Collected data entries —
/---
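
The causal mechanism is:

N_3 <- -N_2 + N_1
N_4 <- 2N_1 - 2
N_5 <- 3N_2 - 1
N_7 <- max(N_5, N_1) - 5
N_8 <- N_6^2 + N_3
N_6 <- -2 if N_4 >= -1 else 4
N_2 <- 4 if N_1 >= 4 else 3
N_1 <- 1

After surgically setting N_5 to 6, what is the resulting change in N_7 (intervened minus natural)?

Under do(N_5=6), the mechanism N_5 <- 3N_2 - 1 is discarded; N_5 is fixed at 6.
N_7 = max(N_5, N_1) - 5  [with N_5=6, N_1=1]  = 1
Without intervention: N_2 = 4 if N_1 >= 4 else 3  [with N_1=1]  = 3; N_5 = 3N_2 - 1  [with N_2=3]  = 8; N_7 = max(N_5, N_1) - 5  [with N_5=8, N_1=1]  = 3.
Change = 1 − 3 = -2.

-2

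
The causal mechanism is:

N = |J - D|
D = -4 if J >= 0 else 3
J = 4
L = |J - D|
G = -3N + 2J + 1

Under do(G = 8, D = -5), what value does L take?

9

Setting G = 8, D = -5 by intervention discards those variables' equations.
L = |J - D|  [with J=4, D=-5]  = 9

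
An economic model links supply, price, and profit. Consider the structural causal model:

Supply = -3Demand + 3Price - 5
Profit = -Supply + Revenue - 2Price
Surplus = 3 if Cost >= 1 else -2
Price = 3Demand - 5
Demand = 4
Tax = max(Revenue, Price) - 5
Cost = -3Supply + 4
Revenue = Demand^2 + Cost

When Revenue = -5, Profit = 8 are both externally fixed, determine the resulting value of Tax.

2

Under do(Revenue = -5, Profit = 8), each intervened variable's structural equation is replaced by its fixed value.
Price = 3Demand - 5  [with Demand=4]  = 7
Tax = max(Revenue, Price) - 5  [with Revenue=-5, Price=7]  = 2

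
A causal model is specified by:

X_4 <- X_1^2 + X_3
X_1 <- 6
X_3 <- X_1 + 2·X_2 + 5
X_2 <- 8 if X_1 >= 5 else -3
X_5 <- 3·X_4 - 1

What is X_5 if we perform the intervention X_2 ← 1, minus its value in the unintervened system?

do(X_2=1) replaces the equation X_2 <- 8 if X_1 >= 5 else -3 with the constant X_2 = 1.
X_3 = X_1 + 2·X_2 + 5  [with X_1=6, X_2=1]  = 13
X_4 = X_1^2 + X_3  [with X_1=6, X_3=13]  = 49
X_5 = 3·X_4 - 1  [with X_4=49]  = 146
Without intervention: X_2 = 8 if X_1 >= 5 else -3  [with X_1=6]  = 8; X_3 = X_1 + 2·X_2 + 5  [with X_1=6, X_2=8]  = 27; X_4 = X_1^2 + X_3  [with X_1=6, X_3=27]  = 63; X_5 = 3·X_4 - 1  [with X_4=63]  = 188.
Change = 146 − 188 = -42.

-42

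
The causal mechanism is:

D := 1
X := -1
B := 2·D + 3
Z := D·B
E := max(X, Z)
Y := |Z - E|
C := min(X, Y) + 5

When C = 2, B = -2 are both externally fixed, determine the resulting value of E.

-1

Under do(C = 2, B = -2), each intervened variable's structural equation is replaced by its fixed value.
Z = D·B  [with D=1, B=-2]  = -2
E = max(X, Z)  [with X=-1, Z=-2]  = -1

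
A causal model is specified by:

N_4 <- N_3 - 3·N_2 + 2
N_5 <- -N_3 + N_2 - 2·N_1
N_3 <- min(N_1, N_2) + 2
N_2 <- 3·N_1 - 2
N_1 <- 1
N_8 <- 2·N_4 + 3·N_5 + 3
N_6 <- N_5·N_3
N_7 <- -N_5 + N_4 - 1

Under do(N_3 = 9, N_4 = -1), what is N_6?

-90

Setting N_3 = 9, N_4 = -1 by intervention discards those variables' equations.
N_2 = 3·N_1 - 2  [with N_1=1]  = 1
N_5 = -N_3 + N_2 - 2·N_1  [with N_3=9, N_2=1, N_1=1]  = -10
N_6 = N_5·N_3  [with N_5=-10, N_3=9]  = -90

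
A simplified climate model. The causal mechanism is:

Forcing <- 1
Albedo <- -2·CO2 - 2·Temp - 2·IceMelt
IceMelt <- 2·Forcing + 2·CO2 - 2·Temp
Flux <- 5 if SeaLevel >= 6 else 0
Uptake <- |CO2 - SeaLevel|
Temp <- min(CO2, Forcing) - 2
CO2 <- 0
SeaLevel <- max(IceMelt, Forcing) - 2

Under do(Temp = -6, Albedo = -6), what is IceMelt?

The joint intervention fixes Temp = -6, Albedo = -6, removing each variable's own equation.
IceMelt = 2·Forcing + 2·CO2 - 2·Temp  [with Forcing=1, CO2=0, Temp=-6]  = 14

14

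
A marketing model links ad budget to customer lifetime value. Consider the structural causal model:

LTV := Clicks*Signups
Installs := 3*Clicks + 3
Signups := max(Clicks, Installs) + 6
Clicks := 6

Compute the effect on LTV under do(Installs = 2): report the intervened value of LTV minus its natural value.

-90

Under do(Installs=2), the mechanism Installs := 3*Clicks + 3 is discarded; Installs is fixed at 2.
Signups = max(Clicks, Installs) + 6  [with Clicks=6, Installs=2]  = 12
LTV = Clicks*Signups  [with Clicks=6, Signups=12]  = 72
Without intervention: Installs = 3*Clicks + 3  [with Clicks=6]  = 21; Signups = max(Clicks, Installs) + 6  [with Clicks=6, Installs=21]  = 27; LTV = Clicks*Signups  [with Clicks=6, Signups=27]  = 162.
Change = 72 − 162 = -90.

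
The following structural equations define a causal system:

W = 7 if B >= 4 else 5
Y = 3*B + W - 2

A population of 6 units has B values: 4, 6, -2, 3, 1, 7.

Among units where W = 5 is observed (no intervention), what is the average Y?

5

E[Y|W=5] averages over only the 3 units with W=5 (B = -2, 3, 1): Y = -3, 12, 6, mean 5.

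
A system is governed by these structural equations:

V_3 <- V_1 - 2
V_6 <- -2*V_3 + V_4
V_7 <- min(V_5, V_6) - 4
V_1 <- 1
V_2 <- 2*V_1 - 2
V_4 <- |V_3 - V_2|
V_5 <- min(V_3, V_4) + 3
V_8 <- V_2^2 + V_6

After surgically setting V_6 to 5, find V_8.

5

Intervening sets V_6 = 5 and removes its equation (V_6 <- -2*V_3 + V_4).
V_2 = 2*V_1 - 2  [with V_1=1]  = 0
V_8 = V_2^2 + V_6  [with V_2=0, V_6=5]  = 5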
\---
GOAL OF THE EXERCISE —
Print exactly the line containing "A marketing model" and every line after it through the end of the records above, and nothing else.

TASK OUTPUT —
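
A marketing model links ad budget to customer lifetime value. Consider the structural causal model:

LTV := Clicks*Signups
Installs := 3*Clicks + 3
Signups := max(Clicks, Installs) + 6
Clicks := 6

Compute the effect on LTV under do(Installs = 2): report the intervened value of LTV minus its natural value.

-90

Under do(Installs=2), the mechanism Installs := 3*Clicks + 3 is discarded; Installs is fixed at 2.
Signups = max(Clicks, Installs) + 6  [with Clicks=6, Installs=2]  = 12
LTV = Clicks*Signups  [with Clicks=6, Signups=12]  = 72
Without intervention: Installs = 3*Clicks + 3  [with Clicks=6]  = 21; Signups = max(Clicks, Installs) + 6  [with Clicks=6, Installs=21]  = 27; LTV = Clicks*Signups  [with Clicks=6, Signups=27]  = 162.
Change = 72 − 162 = -90.

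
The following structural equations define a causal system:

W = 7 if B >= 4 else 5
Y = 3*B + W - 2

A population of 6 units has B values: 4, 6, -2, 3, 1, 7.

Among units where W = 5 is observed (no intervention), what is the average Y?

5

E[Y|W=5] averages over only the 3 units with W=5 (B = -2, 3, 1): Y = -3, 12, 6, mean 5.

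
A system is governed by these structural equations:

V_3 <- V_1 - 2
V_6 <- -2*V_3 + V_4
V_7 <- min(V_5, V_6) - 4
V_1 <- 1
V_2 <- 2*V_1 - 2
V_4 <- |V_3 - V_2|
V_5 <- min(V_3, V_4) + 3
V_8 <- V_2^2 + V_6

After surgically setting V_6 to 5, find V_8.

5

Intervening sets V_6 = 5 and removes its equation (V_6 <- -2*V_3 + V_4).
V_2 = 2*V_1 - 2  [with V_1=1]  = 0
V_8 = V_2^2 + V_6  [with V_2=0, V_6=5]  = 5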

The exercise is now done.